(Saved data entries)
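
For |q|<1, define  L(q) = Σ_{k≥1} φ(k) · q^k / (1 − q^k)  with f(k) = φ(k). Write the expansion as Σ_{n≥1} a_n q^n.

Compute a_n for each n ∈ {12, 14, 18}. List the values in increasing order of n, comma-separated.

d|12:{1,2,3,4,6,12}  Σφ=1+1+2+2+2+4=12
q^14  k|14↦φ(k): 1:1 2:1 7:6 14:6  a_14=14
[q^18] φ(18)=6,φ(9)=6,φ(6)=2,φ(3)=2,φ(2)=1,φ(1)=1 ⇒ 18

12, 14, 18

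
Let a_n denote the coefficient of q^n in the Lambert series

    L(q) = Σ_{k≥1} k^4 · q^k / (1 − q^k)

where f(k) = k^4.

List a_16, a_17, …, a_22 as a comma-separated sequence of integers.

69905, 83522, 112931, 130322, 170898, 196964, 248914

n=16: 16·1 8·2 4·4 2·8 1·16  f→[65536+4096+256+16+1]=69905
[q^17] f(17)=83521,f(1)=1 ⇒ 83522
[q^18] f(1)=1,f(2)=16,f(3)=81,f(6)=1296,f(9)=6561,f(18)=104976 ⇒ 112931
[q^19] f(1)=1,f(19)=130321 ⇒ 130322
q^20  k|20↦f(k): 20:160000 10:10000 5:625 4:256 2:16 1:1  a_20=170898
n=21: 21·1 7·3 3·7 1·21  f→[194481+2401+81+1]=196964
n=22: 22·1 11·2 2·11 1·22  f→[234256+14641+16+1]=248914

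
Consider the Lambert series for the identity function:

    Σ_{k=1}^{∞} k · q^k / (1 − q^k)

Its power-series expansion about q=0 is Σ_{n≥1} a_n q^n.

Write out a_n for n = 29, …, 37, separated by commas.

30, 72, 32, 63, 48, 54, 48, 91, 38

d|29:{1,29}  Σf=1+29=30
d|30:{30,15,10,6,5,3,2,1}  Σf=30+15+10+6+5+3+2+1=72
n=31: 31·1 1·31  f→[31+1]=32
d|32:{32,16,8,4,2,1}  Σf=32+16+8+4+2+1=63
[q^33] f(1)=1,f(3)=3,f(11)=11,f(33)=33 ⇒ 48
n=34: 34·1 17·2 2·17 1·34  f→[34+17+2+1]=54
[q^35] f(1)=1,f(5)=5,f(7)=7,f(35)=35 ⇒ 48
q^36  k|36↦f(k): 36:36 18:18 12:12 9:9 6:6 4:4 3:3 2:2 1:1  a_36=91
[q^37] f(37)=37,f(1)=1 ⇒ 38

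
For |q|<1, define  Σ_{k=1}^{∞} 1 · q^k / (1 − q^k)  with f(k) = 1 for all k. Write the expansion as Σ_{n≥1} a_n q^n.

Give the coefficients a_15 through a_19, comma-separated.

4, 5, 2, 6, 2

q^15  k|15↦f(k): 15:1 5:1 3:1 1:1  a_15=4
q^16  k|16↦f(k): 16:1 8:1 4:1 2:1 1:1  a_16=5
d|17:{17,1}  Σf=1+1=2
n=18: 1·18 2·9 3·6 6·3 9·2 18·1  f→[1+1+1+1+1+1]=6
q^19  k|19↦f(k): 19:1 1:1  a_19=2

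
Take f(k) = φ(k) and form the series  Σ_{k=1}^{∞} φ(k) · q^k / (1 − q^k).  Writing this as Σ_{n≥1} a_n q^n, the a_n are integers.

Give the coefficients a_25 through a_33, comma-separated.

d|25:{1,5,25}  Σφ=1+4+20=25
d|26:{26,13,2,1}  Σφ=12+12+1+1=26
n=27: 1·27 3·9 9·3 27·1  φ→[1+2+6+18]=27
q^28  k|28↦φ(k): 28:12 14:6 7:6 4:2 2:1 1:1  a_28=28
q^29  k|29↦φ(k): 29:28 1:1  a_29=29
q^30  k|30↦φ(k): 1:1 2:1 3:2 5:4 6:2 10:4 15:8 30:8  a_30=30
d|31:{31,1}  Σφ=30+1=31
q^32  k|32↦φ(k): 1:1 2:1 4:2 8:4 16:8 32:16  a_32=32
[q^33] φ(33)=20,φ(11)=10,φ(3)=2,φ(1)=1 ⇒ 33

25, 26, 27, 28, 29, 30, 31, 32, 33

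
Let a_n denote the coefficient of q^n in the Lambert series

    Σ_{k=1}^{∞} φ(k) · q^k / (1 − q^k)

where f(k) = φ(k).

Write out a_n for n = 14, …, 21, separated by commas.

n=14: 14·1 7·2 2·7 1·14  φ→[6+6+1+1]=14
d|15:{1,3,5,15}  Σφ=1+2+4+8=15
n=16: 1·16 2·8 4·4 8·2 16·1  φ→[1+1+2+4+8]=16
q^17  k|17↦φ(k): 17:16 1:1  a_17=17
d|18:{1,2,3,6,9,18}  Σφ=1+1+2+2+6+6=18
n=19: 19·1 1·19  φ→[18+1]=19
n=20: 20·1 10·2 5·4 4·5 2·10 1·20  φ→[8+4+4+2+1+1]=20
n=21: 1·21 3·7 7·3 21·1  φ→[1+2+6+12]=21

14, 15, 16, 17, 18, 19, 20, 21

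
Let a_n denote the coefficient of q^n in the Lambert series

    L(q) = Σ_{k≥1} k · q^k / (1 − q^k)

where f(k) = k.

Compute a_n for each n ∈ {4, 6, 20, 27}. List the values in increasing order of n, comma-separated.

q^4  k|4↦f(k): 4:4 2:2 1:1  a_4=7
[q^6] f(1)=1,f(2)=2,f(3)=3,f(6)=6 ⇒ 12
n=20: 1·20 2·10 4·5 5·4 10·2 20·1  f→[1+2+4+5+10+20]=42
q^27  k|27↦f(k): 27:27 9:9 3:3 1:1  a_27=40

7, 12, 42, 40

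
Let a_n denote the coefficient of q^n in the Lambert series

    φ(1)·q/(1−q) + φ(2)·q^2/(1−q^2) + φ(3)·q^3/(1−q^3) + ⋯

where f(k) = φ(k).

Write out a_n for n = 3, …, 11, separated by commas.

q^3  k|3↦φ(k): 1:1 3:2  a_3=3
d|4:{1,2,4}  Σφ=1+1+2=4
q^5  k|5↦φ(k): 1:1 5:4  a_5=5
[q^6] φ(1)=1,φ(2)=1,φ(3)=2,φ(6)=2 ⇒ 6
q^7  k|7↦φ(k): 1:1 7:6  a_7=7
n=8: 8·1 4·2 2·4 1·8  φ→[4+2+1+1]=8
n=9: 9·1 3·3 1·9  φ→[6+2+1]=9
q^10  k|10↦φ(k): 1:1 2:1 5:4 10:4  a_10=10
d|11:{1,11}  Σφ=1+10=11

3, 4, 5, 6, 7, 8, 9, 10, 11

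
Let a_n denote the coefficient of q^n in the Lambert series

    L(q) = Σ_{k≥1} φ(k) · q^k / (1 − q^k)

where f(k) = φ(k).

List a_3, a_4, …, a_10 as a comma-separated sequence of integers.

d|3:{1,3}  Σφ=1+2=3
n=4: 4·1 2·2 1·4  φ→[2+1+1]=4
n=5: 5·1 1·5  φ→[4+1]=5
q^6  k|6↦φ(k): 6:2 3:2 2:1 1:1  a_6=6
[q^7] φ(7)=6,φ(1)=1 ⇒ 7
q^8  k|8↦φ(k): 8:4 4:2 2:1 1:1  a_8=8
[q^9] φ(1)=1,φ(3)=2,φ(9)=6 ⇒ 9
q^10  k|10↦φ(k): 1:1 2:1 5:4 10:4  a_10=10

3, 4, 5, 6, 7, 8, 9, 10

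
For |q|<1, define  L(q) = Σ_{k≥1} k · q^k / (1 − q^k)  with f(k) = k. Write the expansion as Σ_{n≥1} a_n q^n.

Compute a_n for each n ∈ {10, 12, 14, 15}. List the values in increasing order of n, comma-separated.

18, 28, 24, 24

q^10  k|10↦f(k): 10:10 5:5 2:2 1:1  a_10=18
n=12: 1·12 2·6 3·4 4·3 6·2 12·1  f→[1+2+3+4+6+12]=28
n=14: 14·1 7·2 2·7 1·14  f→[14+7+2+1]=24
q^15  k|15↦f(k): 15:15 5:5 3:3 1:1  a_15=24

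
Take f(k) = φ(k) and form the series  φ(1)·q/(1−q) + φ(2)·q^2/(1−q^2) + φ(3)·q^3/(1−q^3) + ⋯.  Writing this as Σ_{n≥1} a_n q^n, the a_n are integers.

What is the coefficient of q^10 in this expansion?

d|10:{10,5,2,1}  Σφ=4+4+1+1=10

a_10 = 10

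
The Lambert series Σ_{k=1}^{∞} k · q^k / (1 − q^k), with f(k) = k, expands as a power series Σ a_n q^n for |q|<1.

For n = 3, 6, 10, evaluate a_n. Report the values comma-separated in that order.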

**Assigned task:** What you give back should be only the lines of the records above, starting at the line with "with f(k) = k." and ending at the line with "φ(3)·q^3/(1−q^3) + ⋯.", restated word for word.

**Answer to this exercise:**
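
For |q|<1, define  L(q) = Σ_{k≥1} k · q^k / (1 − q^k)  with f(k) = k. Write the expansion as Σ_{n≥1} a_n q^n.

Compute a_n for each n ∈ {10, 12, 14, 15}. List the values in increasing order of n, comma-separated.

18, 28, 24, 24

q^10  k|10↦f(k): 10:10 5:5 2:2 1:1  a_10=18
n=12: 1·12 2·6 3·4 4·3 6·2 12·1  f→[1+2+3+4+6+12]=28
n=14: 14·1 7·2 2·7 1·14  f→[14+7+2+1]=24
q^15  k|15↦f(k): 15:15 5:5 3:3 1:1  a_15=24

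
Take f(k) = φ(k) and form the series  φ(1)·q/(1−q) + φ(2)·q^2/(1−q^2) + φ(3)·q^3/(1−q^3) + ⋯.  Writing this as Σ_{n≥1} a_n q^n, the a_n are integers.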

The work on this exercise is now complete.